[AVAILABLE DATA]

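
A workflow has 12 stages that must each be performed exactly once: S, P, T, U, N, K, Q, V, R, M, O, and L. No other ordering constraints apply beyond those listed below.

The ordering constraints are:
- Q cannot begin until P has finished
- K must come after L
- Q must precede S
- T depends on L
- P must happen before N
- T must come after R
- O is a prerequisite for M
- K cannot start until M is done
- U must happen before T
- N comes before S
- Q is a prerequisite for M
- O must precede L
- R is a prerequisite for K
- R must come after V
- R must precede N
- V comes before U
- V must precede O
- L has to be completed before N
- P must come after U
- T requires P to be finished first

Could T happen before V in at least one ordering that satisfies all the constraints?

No

Following V → R → T, V must precede T in every valid ordering.
So no valid ordering can have T before V.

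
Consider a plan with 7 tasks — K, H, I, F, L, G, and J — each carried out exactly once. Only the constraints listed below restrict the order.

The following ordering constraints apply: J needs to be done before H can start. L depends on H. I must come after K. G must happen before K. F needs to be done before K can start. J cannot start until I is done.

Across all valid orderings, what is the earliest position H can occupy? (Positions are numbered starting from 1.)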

[/AVAILABLE DATA]

_TASK INSTRUCTIONS_.
From the records above, pick out and copy each line holding the word "finished".

_OUTPUT_.
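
- Q cannot begin until P has finished
- T requires P to be finished first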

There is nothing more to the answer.